(Items from a data source)
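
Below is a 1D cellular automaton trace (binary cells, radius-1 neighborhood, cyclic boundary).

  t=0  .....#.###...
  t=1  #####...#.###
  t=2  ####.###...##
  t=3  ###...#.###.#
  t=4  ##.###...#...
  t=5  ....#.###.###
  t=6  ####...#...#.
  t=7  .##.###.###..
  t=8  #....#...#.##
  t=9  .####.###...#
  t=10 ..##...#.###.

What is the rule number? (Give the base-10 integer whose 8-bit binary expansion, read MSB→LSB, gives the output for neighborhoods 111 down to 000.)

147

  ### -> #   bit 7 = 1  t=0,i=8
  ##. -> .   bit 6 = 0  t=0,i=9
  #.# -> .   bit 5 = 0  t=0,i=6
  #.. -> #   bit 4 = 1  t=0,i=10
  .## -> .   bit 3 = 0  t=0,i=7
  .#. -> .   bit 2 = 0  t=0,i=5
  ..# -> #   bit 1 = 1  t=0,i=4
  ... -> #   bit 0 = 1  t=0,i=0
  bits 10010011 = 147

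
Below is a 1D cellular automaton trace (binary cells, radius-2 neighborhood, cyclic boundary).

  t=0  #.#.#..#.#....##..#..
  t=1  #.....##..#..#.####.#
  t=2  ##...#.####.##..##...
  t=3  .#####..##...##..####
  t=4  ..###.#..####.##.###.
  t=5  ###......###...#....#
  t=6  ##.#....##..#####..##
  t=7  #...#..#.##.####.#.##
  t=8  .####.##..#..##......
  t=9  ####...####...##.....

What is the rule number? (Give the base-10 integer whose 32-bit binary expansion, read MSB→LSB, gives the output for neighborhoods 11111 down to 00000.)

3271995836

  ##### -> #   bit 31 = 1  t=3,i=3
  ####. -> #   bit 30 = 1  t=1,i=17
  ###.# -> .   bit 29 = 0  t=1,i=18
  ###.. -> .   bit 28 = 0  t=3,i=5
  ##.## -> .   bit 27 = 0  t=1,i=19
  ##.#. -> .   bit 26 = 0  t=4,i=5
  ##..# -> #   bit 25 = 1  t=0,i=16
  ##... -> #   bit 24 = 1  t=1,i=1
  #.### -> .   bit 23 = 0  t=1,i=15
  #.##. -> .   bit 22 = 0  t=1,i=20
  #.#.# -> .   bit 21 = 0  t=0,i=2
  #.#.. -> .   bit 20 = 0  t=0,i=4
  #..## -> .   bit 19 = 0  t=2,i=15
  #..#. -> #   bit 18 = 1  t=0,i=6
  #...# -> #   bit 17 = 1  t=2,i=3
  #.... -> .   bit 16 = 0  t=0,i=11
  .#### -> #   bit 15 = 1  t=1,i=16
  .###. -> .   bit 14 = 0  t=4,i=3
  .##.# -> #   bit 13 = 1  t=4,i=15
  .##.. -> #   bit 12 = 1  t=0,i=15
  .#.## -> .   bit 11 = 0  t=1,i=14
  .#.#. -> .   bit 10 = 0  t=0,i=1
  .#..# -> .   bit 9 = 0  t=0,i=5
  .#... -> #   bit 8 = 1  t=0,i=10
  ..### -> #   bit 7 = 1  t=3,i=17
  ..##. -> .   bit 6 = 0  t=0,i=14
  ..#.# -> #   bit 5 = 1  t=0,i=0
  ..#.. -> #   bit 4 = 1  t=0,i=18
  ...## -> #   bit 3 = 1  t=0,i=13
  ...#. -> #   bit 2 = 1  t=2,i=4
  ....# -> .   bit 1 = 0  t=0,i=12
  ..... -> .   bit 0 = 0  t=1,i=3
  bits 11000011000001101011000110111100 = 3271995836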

* **Exercise**
Scan the lines above for "trace", then copy every one that has it.

* **The answer**
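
Below is a 1D cellular automaton trace (binary cells, radius-1 neighborhood, cyclic boundary).
Below is a 1D cellular automaton trace (binary cells, radius-2 neighborhood, cyclic boundary).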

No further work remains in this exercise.